Work required
Below is a set of records; restate each one word for word.
────────
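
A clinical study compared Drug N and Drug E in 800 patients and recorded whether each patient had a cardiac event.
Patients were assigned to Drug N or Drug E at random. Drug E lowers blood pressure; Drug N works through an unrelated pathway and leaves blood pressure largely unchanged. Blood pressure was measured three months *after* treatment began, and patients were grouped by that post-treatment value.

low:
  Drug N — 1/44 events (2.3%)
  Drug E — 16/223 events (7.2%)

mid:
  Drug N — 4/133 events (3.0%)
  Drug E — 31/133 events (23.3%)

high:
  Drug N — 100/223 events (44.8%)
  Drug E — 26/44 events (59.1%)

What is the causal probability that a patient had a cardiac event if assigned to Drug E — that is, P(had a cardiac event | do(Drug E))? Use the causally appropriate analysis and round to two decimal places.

0.18

The stratified and pooled comparisons disagree (Drug N wins within each blood pressure; Drug E wins overall), so the answer turns on the causal role of blood pressure.
Blood pressure lies on the pathway drug → blood pressure → outcome, so adjusting for it blocks the indirect effect. For the total causal effect of drug, use the unadjusted pooled rates.
So P(outcome | do(Drug E)) is just the pooled rate for Drug E: 73/400 = 0.182.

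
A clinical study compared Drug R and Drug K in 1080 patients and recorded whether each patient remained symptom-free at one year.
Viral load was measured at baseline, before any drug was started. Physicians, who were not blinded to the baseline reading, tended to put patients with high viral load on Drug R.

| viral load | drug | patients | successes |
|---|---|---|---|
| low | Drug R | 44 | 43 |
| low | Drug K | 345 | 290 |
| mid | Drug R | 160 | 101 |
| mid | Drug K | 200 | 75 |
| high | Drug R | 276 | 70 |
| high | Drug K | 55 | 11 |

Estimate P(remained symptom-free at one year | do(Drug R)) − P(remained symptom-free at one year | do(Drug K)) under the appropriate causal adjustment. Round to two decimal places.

The stratified and pooled comparisons disagree (Drug R wins within each viral load; Drug K wins overall), so the answer turns on the causal role of viral load.
Nothing the drug does changes viral load; the imbalance is an allocation artefact. With viral load also predicting the outcome, the pooled figure is confounded, and the within-stratum comparison is the causal one.
Adjusting over the population distribution of viral load: 0.360·(0.977−0.841) + 0.333·(0.631−0.375) + 0.306·(0.254−0.200) = +0.151.

+0.15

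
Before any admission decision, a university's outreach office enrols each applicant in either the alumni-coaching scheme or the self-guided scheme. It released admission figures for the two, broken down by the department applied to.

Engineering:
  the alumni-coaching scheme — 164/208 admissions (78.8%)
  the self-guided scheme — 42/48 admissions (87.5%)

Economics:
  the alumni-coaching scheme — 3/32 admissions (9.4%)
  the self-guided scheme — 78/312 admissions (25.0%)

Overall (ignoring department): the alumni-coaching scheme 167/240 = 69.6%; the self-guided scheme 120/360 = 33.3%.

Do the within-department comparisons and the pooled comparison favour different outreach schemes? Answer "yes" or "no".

yes

Within each department level (Engineering 78.8% vs 87.5%; Economics 9.4% vs 25.0%), the self-guided scheme has the higher rate every time. Pooled: 69.6% vs 33.3% — the alumni-coaching scheme has the higher rate overall. The two comparisons disagree.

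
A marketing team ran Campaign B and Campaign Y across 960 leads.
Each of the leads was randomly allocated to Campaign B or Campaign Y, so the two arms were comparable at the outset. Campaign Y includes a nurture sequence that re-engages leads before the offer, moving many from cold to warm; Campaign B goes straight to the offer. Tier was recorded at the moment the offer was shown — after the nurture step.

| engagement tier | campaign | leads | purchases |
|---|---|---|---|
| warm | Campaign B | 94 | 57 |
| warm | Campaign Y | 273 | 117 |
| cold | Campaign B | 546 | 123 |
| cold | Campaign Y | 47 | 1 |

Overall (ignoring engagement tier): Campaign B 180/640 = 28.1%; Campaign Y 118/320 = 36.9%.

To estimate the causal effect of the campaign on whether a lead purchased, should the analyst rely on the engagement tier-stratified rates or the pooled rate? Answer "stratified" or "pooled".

Stratifying would compare campaigns among leads the campaigns themselves sorted into engagement tier groups — a form of selection on an intermediate. The unconditioned pooled rates give the total causal effect.
Pooled: Campaign B 28.1% vs Campaign Y 36.9%; Campaign Y is higher overall.

pooled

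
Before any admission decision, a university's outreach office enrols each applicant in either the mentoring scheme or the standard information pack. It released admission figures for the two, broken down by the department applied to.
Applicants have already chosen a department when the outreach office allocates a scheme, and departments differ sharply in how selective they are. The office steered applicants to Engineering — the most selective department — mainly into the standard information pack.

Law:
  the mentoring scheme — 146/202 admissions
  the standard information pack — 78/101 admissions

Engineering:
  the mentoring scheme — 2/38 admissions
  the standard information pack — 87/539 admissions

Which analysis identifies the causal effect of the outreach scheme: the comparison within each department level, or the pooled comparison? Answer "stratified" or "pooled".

Within every department level the standard information pack has the higher rate, yet pooled the mentoring scheme does — Simpson's reversal.
Since department is a pre-existing factor (not a product of the outreach scheme) and it affects the outcome on its own, it is a confounder. The stratified rates, not the pooled rate, identify the causal effect.
Within each level — Law: 72.3% vs 77.2%; Engineering: 5.3% vs 16.1% — the standard information pack is higher every time.

stratified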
────────
Task result
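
A clinical study compared Drug N and Drug E in 800 patients and recorded whether each patient had a cardiac event.
Patients were assigned to Drug N or Drug E at random. Drug E lowers blood pressure; Drug N works through an unrelated pathway and leaves blood pressure largely unchanged. Blood pressure was measured three months *after* treatment began, and patients were grouped by that post-treatment value.

low:
  Drug N — 1/44 events (2.3%)
  Drug E — 16/223 events (7.2%)

mid:
  Drug N — 4/133 events (3.0%)
  Drug E — 31/133 events (23.3%)

high:
  Drug N — 100/223 events (44.8%)
  Drug E — 26/44 events (59.1%)

What is the causal probability that a patient had a cardiac event if assigned to Drug E — that is, P(had a cardiac event | do(Drug E))? Use the causally appropriate analysis and round to two decimal places.

0.18

The stratified and pooled comparisons disagree (Drug N wins within each blood pressure; Drug E wins overall), so the answer turns on the causal role of blood pressure.
Blood pressure lies on the pathway drug → blood pressure → outcome, so adjusting for it blocks the indirect effect. For the total causal effect of drug, use the unadjusted pooled rates.
So P(outcome | do(Drug E)) is just the pooled rate for Drug E: 73/400 = 0.182.

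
A clinical study compared Drug R and Drug K in 1080 patients and recorded whether each patient remained symptom-free at one year.
Viral load was measured at baseline, before any drug was started. Physicians, who were not blinded to the baseline reading, tended to put patients with high viral load on Drug R.

| viral load | drug | patients | successes |
|---|---|---|---|
| low | Drug R | 44 | 43 |
| low | Drug K | 345 | 290 |
| mid | Drug R | 160 | 101 |
| mid | Drug K | 200 | 75 |
| high | Drug R | 276 | 70 |
| high | Drug K | 55 | 11 |

Estimate P(remained symptom-free at one year | do(Drug R)) − P(remained symptom-free at one year | do(Drug K)) under the appropriate causal adjustment. Round to two decimal places.

The stratified and pooled comparisons disagree (Drug R wins within each viral load; Drug K wins overall), so the answer turns on the causal role of viral load.
Nothing the drug does changes viral load; the imbalance is an allocation artefact. With viral load also predicting the outcome, the pooled figure is confounded, and the within-stratum comparison is the causal one.
Adjusting over the population distribution of viral load: 0.360·(0.977−0.841) + 0.333·(0.631−0.375) + 0.306·(0.254−0.200) = +0.151.

+0.15

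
Before any admission decision, a university's outreach office enrols each applicant in either the alumni-coaching scheme or the self-guided scheme. It released admission figures for the two, broken down by the department applied to.

Engineering:
  the alumni-coaching scheme — 164/208 admissions (78.8%)
  the self-guided scheme — 42/48 admissions (87.5%)

Economics:
  the alumni-coaching scheme — 3/32 admissions (9.4%)
  the self-guided scheme — 78/312 admissions (25.0%)

Overall (ignoring department): the alumni-coaching scheme 167/240 = 69.6%; the self-guided scheme 120/360 = 33.3%.

Do the within-department comparisons and the pooled comparison favour different outreach schemes? Answer "yes" or "no".

yes

Within each department level (Engineering 78.8% vs 87.5%; Economics 9.4% vs 25.0%), the self-guided scheme has the higher rate every time. Pooled: 69.6% vs 33.3% — the alumni-coaching scheme has the higher rate overall. The two comparisons disagree.

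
A marketing team ran Campaign B and Campaign Y across 960 leads.
Each of the leads was randomly allocated to Campaign B or Campaign Y, so the two arms were comparable at the outset. Campaign Y includes a nurture sequence that re-engages leads before the offer, moving many from cold to warm; Campaign B goes straight to the offer. Tier was recorded at the moment the offer was shown — after the nurture step.

| engagement tier | campaign | leads | purchases |
|---|---|---|---|
| warm | Campaign B | 94 | 57 |
| warm | Campaign Y | 273 | 117 |
| cold | Campaign B | 546 | 123 |
| cold | Campaign Y | 47 | 1 |

Overall (ignoring engagement tier): Campaign B 180/640 = 28.1%; Campaign Y 118/320 = 36.9%.

To estimate the causal effect of the campaign on whether a lead purchased, should the analyst rely on the engagement tier-stratified rates or the pooled rate? Answer "stratified" or "pooled".

Stratifying would compare campaigns among leads the campaigns themselves sorted into engagement tier groups — a form of selection on an intermediate. The unconditioned pooled rates give the total causal effect.
Pooled: Campaign B 28.1% vs Campaign Y 36.9%; Campaign Y is higher overall.

pooled

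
Before any admission decision, a university's outreach office enrols each applicant in either the mentoring scheme or the standard information pack. It released admission figures for the two, broken down by the department applied to.
Applicants have already chosen a department when the outreach office allocates a scheme, and departments differ sharply in how selective they are. The office steered applicants to Engineering — the most selective department — mainly into the standard information pack.

Law:
  the mentoring scheme — 146/202 admissions
  the standard information pack — 78/101 admissions

Engineering:
  the mentoring scheme — 2/38 admissions
  the standard information pack — 87/539 admissions

Which analysis identifies the causal effect of the outreach scheme: the comparison within each department level, or the pooled comparison? Answer "stratified" or "pooled".

Within every department level the standard information pack has the higher rate, yet pooled the mentoring scheme does — Simpson's reversal.
Since department is a pre-existing factor (not a product of the outreach scheme) and it affects the outcome on its own, it is a confounder. The stratified rates, not the pooled rate, identify the causal effect.
Within each level — Law: 72.3% vs 77.2%; Engineering: 5.3% vs 16.1% — the standard information pack is higher every time.

stratified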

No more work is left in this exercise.